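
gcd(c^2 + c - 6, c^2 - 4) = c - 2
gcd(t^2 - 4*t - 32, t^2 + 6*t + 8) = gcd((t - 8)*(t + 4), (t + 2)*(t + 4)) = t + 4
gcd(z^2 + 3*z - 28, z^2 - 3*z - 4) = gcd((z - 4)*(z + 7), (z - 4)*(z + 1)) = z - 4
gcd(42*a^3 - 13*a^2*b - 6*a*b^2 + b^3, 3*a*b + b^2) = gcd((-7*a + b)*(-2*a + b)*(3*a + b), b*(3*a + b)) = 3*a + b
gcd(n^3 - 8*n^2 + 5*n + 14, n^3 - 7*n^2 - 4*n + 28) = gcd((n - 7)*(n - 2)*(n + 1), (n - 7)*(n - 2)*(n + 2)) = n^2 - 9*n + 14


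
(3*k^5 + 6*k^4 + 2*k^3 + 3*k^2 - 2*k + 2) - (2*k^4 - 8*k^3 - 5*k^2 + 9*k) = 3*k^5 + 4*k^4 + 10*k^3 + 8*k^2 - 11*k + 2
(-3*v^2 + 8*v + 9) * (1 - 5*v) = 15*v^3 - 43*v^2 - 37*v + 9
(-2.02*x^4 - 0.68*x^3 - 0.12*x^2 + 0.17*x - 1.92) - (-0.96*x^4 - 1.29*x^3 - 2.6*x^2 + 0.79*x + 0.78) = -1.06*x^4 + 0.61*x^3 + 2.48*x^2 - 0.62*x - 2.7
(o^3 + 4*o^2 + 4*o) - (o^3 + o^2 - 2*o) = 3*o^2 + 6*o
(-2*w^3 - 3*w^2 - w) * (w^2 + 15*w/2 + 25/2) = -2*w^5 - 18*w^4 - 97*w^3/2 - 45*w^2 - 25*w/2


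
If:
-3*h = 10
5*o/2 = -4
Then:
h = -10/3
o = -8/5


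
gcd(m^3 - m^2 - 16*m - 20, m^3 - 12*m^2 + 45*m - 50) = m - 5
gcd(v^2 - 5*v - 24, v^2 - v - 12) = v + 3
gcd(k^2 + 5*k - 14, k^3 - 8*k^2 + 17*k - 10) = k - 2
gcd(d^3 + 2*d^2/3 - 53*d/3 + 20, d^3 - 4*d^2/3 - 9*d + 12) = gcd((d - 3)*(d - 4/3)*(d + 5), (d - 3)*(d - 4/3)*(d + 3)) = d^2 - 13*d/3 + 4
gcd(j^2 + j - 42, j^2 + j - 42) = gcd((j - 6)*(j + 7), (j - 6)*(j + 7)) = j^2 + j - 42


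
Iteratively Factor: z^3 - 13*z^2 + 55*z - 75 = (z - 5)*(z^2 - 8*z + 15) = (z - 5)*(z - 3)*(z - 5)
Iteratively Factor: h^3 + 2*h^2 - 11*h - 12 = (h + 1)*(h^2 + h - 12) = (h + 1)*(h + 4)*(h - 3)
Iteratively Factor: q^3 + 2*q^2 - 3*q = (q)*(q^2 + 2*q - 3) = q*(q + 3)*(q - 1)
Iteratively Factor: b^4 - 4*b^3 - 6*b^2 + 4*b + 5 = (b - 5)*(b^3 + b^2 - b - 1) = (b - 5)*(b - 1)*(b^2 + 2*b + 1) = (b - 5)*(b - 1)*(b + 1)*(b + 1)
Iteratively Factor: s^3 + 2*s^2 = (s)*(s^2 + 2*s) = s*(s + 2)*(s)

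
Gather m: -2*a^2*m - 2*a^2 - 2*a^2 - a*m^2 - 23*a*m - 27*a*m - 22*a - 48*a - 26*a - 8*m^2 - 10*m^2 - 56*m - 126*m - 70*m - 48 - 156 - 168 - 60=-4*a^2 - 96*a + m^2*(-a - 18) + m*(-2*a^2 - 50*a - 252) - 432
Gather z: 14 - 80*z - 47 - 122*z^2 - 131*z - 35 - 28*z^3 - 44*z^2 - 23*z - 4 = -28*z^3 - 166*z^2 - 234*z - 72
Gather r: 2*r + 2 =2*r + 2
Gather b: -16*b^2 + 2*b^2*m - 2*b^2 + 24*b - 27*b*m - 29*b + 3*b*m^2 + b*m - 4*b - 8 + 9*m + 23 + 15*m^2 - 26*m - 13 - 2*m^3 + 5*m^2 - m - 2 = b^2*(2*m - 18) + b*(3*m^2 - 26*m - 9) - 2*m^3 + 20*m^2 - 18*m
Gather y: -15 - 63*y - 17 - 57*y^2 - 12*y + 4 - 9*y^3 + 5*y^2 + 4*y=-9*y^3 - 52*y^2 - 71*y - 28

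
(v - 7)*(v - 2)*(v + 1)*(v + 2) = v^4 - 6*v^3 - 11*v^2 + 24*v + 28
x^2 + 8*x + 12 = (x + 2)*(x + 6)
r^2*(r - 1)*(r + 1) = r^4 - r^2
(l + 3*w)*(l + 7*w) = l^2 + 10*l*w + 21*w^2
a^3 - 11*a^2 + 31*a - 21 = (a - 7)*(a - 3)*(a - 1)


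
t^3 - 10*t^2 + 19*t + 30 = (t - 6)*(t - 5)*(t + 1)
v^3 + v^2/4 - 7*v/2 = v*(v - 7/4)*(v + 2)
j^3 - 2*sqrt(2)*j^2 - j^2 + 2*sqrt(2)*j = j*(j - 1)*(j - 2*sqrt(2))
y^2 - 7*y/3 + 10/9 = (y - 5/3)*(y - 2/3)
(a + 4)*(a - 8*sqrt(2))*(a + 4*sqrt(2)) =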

- [AIM OF THE EXERCISE]: Give again each line of the listing above, keeping every word the same.

- [YOUR RESPONSE]:
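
gcd(c^2 + c - 6, c^2 - 4) = c - 2
gcd(t^2 - 4*t - 32, t^2 + 6*t + 8) = gcd((t - 8)*(t + 4), (t + 2)*(t + 4)) = t + 4
gcd(z^2 + 3*z - 28, z^2 - 3*z - 4) = gcd((z - 4)*(z + 7), (z - 4)*(z + 1)) = z - 4
gcd(42*a^3 - 13*a^2*b - 6*a*b^2 + b^3, 3*a*b + b^2) = gcd((-7*a + b)*(-2*a + b)*(3*a + b), b*(3*a + b)) = 3*a + b
gcd(n^3 - 8*n^2 + 5*n + 14, n^3 - 7*n^2 - 4*n + 28) = gcd((n - 7)*(n - 2)*(n + 1), (n - 7)*(n - 2)*(n + 2)) = n^2 - 9*n + 14


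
(3*k^5 + 6*k^4 + 2*k^3 + 3*k^2 - 2*k + 2) - (2*k^4 - 8*k^3 - 5*k^2 + 9*k) = 3*k^5 + 4*k^4 + 10*k^3 + 8*k^2 - 11*k + 2
(-3*v^2 + 8*v + 9) * (1 - 5*v) = 15*v^3 - 43*v^2 - 37*v + 9
(-2.02*x^4 - 0.68*x^3 - 0.12*x^2 + 0.17*x - 1.92) - (-0.96*x^4 - 1.29*x^3 - 2.6*x^2 + 0.79*x + 0.78) = -1.06*x^4 + 0.61*x^3 + 2.48*x^2 - 0.62*x - 2.7
(o^3 + 4*o^2 + 4*o) - (o^3 + o^2 - 2*o) = 3*o^2 + 6*o
(-2*w^3 - 3*w^2 - w) * (w^2 + 15*w/2 + 25/2) = -2*w^5 - 18*w^4 - 97*w^3/2 - 45*w^2 - 25*w/2


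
If:
-3*h = 10
5*o/2 = -4
Then:
h = -10/3
o = -8/5


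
gcd(m^3 - m^2 - 16*m - 20, m^3 - 12*m^2 + 45*m - 50) = m - 5
gcd(v^2 - 5*v - 24, v^2 - v - 12) = v + 3
gcd(k^2 + 5*k - 14, k^3 - 8*k^2 + 17*k - 10) = k - 2
gcd(d^3 + 2*d^2/3 - 53*d/3 + 20, d^3 - 4*d^2/3 - 9*d + 12) = gcd((d - 3)*(d - 4/3)*(d + 5), (d - 3)*(d - 4/3)*(d + 3)) = d^2 - 13*d/3 + 4
gcd(j^2 + j - 42, j^2 + j - 42) = gcd((j - 6)*(j + 7), (j - 6)*(j + 7)) = j^2 + j - 42


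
Iteratively Factor: z^3 - 13*z^2 + 55*z - 75 = (z - 5)*(z^2 - 8*z + 15) = (z - 5)*(z - 3)*(z - 5)
Iteratively Factor: h^3 + 2*h^2 - 11*h - 12 = (h + 1)*(h^2 + h - 12) = (h + 1)*(h + 4)*(h - 3)
Iteratively Factor: q^3 + 2*q^2 - 3*q = (q)*(q^2 + 2*q - 3) = q*(q + 3)*(q - 1)
Iteratively Factor: b^4 - 4*b^3 - 6*b^2 + 4*b + 5 = (b - 5)*(b^3 + b^2 - b - 1) = (b - 5)*(b - 1)*(b^2 + 2*b + 1) = (b - 5)*(b - 1)*(b + 1)*(b + 1)
Iteratively Factor: s^3 + 2*s^2 = (s)*(s^2 + 2*s) = s*(s + 2)*(s)

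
Gather m: -2*a^2*m - 2*a^2 - 2*a^2 - a*m^2 - 23*a*m - 27*a*m - 22*a - 48*a - 26*a - 8*m^2 - 10*m^2 - 56*m - 126*m - 70*m - 48 - 156 - 168 - 60=-4*a^2 - 96*a + m^2*(-a - 18) + m*(-2*a^2 - 50*a - 252) - 432
Gather z: 14 - 80*z - 47 - 122*z^2 - 131*z - 35 - 28*z^3 - 44*z^2 - 23*z - 4 = -28*z^3 - 166*z^2 - 234*z - 72
Gather r: 2*r + 2 =2*r + 2
Gather b: -16*b^2 + 2*b^2*m - 2*b^2 + 24*b - 27*b*m - 29*b + 3*b*m^2 + b*m - 4*b - 8 + 9*m + 23 + 15*m^2 - 26*m - 13 - 2*m^3 + 5*m^2 - m - 2 = b^2*(2*m - 18) + b*(3*m^2 - 26*m - 9) - 2*m^3 + 20*m^2 - 18*m
Gather y: -15 - 63*y - 17 - 57*y^2 - 12*y + 4 - 9*y^3 + 5*y^2 + 4*y=-9*y^3 - 52*y^2 - 71*y - 28

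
(v - 7)*(v - 2)*(v + 1)*(v + 2) = v^4 - 6*v^3 - 11*v^2 + 24*v + 28
x^2 + 8*x + 12 = (x + 2)*(x + 6)
r^2*(r - 1)*(r + 1) = r^4 - r^2
(l + 3*w)*(l + 7*w) = l^2 + 10*l*w + 21*w^2
a^3 - 11*a^2 + 31*a - 21 = (a - 7)*(a - 3)*(a - 1)


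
t^3 - 10*t^2 + 19*t + 30 = (t - 6)*(t - 5)*(t + 1)
v^3 + v^2/4 - 7*v/2 = v*(v - 7/4)*(v + 2)
j^3 - 2*sqrt(2)*j^2 - j^2 + 2*sqrt(2)*j = j*(j - 1)*(j - 2*sqrt(2))
y^2 - 7*y/3 + 10/9 = (y - 5/3)*(y - 2/3)
(a + 4)*(a - 8*sqrt(2))*(a + 4*sqrt(2)) =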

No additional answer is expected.